§ PROBLEM STATEMENT
In the entries below, find the line with "Grid: 12 rows" and print exactly every line from there up to and including the line with "After exactly 10", with no other lines.

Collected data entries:
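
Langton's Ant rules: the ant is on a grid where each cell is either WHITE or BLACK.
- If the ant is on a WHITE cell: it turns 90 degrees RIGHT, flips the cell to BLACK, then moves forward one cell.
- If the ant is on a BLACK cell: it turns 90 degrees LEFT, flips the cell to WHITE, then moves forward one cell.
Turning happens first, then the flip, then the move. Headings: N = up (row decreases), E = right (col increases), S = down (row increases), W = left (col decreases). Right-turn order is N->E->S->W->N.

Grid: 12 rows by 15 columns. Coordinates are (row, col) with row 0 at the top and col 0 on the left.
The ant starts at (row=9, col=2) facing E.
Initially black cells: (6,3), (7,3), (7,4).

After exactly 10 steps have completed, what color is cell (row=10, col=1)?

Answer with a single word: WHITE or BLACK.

Step 1: on WHITE (9,2): turn R to S, flip to black, move to (10,2). |black|=4
Step 2: on WHITE (10,2): turn R to W, flip to black, move to (10,1). |black|=5
Step 3: on WHITE (10,1): turn R to N, flip to black, move to (9,1). |black|=6
Step 4: on WHITE (9,1): turn R to E, flip to black, move to (9,2). |black|=7
Step 5: on BLACK (9,2): turn L to N, flip to white, move to (8,2). |black|=6
Step 6: on WHITE (8,2): turn R to E, flip to black, move to (8,3). |black|=7
Step 7: on WHITE (8,3): turn R to S, flip to black, move to (9,3). |black|=8
Step 8: on WHITE (9,3): turn R to W, flip to black, move to (9,2). |black|=9
Step 9: on WHITE (9,2): turn R to N, flip to black, move to (8,2). |black|=10
Step 10: on BLACK (8,2): turn L to W, flip to white, move to (8,1). |black|=9

Answer: BLACK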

§ EXERCISE SOLUTION
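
Grid: 12 rows by 15 columns. Coordinates are (row, col) with row 0 at the top and col 0 on the left.
The ant starts at (row=9, col=2) facing E.
Initially black cells: (6,3), (7,3), (7,4).

After exactly 10 steps have completed, what color is cell (row=10, col=1)?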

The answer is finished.